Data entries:
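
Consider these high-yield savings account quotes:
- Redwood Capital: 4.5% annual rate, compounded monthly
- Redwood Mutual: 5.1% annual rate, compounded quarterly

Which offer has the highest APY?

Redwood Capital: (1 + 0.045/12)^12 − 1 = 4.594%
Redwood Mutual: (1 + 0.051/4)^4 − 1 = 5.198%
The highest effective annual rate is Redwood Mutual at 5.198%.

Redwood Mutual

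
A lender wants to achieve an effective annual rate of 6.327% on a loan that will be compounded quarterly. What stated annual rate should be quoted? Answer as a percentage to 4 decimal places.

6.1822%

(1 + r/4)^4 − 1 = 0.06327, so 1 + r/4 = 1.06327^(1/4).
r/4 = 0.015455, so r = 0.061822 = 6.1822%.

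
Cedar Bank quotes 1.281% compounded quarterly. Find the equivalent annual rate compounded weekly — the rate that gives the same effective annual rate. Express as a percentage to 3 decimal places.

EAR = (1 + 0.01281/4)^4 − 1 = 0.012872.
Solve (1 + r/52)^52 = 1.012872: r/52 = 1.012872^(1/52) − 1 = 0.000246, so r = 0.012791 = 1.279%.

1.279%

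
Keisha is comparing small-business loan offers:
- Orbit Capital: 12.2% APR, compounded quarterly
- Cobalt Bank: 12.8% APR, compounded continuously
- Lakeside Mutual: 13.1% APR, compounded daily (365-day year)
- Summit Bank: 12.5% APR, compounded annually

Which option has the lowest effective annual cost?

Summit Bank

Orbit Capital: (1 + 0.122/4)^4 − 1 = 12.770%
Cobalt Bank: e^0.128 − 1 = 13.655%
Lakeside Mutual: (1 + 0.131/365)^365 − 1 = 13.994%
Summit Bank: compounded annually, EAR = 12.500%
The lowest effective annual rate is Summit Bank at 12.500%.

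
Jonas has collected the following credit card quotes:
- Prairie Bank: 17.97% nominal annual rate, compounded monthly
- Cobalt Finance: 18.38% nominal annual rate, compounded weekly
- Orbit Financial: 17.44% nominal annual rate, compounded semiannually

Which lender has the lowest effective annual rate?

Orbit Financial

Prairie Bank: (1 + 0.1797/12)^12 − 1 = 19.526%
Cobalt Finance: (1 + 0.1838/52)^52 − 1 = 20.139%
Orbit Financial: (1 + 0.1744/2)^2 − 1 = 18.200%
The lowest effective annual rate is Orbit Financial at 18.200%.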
---
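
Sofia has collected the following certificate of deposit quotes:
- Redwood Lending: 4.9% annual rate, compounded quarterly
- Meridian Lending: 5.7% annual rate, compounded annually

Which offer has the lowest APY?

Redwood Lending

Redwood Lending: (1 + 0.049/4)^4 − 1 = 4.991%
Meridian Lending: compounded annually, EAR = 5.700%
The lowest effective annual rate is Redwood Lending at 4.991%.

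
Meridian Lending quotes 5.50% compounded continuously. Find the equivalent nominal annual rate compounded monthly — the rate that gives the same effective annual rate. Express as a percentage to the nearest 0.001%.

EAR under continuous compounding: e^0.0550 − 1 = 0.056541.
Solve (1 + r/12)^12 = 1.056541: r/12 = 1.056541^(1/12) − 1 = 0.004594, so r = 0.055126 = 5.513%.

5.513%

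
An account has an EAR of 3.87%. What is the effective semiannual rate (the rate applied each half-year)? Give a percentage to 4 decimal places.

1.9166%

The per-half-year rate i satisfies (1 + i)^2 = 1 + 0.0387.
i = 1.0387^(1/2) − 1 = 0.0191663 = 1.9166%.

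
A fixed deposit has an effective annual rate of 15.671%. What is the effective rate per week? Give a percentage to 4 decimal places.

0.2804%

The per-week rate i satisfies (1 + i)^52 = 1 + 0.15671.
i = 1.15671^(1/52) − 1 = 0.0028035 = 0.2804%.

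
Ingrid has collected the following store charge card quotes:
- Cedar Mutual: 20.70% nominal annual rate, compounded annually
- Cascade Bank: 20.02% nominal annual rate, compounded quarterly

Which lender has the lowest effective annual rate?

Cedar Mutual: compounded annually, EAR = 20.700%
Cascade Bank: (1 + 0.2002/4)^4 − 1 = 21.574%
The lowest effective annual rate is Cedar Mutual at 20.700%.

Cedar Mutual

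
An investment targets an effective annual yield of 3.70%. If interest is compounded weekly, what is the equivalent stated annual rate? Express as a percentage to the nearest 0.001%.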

### Exercise aim
Write out, from the lines above, only those from the line with "A fixed deposit" to the line with "An investment targets", exactly as given, including the first and the last.

### Written solution
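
A fixed deposit has an effective annual rate of 15.671%. What is the effective rate per week? Give a percentage to 4 decimal places.

0.2804%

The per-week rate i satisfies (1 + i)^52 = 1 + 0.15671.
i = 1.15671^(1/52) − 1 = 0.0028035 = 0.2804%.

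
Ingrid has collected the following store charge card quotes:
- Cedar Mutual: 20.70% nominal annual rate, compounded annually
- Cascade Bank: 20.02% nominal annual rate, compounded quarterly

Which lender has the lowest effective annual rate?

Cedar Mutual: compounded annually, EAR = 20.700%
Cascade Bank: (1 + 0.2002/4)^4 − 1 = 21.574%
The lowest effective annual rate is Cedar Mutual at 20.700%.

Cedar Mutual

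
An investment targets an effective annual yield of 3.70%. If interest is compounded weekly, what is the equivalent stated annual rate? Express as a percentage to the nearest 0.001%.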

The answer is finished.